> _Available records_
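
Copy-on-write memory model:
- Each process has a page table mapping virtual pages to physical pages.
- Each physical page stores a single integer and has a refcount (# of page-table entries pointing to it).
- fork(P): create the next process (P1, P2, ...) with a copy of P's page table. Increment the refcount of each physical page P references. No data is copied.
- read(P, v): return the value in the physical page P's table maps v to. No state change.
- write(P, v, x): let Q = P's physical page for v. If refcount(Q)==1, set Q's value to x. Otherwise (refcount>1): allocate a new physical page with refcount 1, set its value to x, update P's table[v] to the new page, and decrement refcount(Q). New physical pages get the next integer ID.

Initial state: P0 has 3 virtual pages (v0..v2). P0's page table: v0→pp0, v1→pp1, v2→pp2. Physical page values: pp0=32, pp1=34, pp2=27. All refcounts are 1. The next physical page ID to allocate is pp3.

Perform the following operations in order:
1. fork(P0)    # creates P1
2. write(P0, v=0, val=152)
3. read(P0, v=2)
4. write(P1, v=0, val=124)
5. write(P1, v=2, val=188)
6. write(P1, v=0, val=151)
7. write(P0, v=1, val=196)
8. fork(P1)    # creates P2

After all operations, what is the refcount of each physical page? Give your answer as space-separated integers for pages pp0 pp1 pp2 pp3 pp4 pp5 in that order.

Op 1: fork(P0) -> P1. 3 ppages; refcounts: pp0:2 pp1:2 pp2:2
Op 2: write(P0, v0, 152). refcount(pp0)=2>1 -> COPY to pp3. 4 ppages; refcounts: pp0:1 pp1:2 pp2:2 pp3:1
Op 3: read(P0, v2) -> 27. No state change.
Op 4: write(P1, v0, 124). refcount(pp0)=1 -> write in place. 4 ppages; refcounts: pp0:1 pp1:2 pp2:2 pp3:1
Op 5: write(P1, v2, 188). refcount(pp2)=2>1 -> COPY to pp4. 5 ppages; refcounts: pp0:1 pp1:2 pp2:1 pp3:1 pp4:1
Op 6: write(P1, v0, 151). refcount(pp0)=1 -> write in place. 5 ppages; refcounts: pp0:1 pp1:2 pp2:1 pp3:1 pp4:1
Op 7: write(P0, v1, 196). refcount(pp1)=2>1 -> COPY to pp5. 6 ppages; refcounts: pp0:1 pp1:1 pp2:1 pp3:1 pp4:1 pp5:1
Op 8: fork(P1) -> P2. 6 ppages; refcounts: pp0:2 pp1:2 pp2:1 pp3:1 pp4:2 pp5:1

Answer: 2 2 1 1 2 1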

> _Required action_
Every line containing the string "next" should be pulled from the listing and copied.

> _Task result_
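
- fork(P): create the next process (P1, P2, ...) with a copy of P's page table. Increment the refcount of each physical page P references. No data is copied.
- write(P, v, x): let Q = P's physical page for v. If refcount(Q)==1, set Q's value to x. Otherwise (refcount>1): allocate a new physical page with refcount 1, set its value to x, update P's table[v] to the new page, and decrement refcount(Q). New physical pages get the next integer ID.
Initial state: P0 has 3 virtual pages (v0..v2). P0's page table: v0→pp0, v1→pp1, v2→pp2. Physical page values: pp0=32, pp1=34, pp2=27. All refcounts are 1. The next physical page ID to allocate is pp3.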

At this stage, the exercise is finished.